• [Given data]
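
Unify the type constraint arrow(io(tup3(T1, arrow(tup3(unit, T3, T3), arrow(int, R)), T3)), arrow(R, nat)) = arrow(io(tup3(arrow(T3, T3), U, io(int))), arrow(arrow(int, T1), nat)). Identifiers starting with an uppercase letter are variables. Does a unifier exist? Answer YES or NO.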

==

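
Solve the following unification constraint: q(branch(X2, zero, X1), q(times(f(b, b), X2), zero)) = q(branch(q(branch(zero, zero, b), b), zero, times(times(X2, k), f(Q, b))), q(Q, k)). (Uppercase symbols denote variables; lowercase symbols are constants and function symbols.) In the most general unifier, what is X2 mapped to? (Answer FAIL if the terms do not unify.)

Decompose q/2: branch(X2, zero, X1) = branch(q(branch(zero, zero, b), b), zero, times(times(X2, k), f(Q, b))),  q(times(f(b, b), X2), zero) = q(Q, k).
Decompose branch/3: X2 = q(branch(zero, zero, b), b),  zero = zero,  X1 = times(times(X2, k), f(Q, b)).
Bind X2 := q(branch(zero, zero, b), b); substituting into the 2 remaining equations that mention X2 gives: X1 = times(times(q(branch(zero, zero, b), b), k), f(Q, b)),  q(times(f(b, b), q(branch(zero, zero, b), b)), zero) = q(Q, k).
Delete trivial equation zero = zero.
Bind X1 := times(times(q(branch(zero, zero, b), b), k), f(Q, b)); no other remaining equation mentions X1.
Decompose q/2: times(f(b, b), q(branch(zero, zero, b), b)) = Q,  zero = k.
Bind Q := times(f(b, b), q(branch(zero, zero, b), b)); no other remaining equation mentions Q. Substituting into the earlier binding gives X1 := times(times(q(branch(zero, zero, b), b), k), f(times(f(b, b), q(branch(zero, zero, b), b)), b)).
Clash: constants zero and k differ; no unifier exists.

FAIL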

---

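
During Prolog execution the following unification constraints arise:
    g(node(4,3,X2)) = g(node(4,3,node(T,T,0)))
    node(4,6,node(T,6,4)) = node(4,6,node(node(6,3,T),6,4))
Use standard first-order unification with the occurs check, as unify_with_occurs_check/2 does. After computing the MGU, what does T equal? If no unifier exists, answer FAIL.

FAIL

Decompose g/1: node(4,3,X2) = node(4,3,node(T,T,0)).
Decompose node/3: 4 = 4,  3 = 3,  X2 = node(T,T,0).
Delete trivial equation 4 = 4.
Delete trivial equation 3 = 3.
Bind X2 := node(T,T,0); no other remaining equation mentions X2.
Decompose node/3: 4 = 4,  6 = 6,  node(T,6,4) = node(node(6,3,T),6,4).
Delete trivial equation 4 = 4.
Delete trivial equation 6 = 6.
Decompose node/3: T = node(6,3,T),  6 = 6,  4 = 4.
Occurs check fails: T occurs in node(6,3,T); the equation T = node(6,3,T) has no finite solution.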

• [Try it] Reproduce exactly the lines of the records above from the one with "During Prolog execution" to the one with "node(4,6,node(T,6,4)) = node(4,6,node(node(6,3,T),6,4))", both included, and leave out everything else.

• [Your solution]
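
During Prolog execution the following unification constraints arise:
    g(node(4,3,X2)) = g(node(4,3,node(T,T,0)))
    node(4,6,node(T,6,4)) = node(4,6,node(node(6,3,T),6,4))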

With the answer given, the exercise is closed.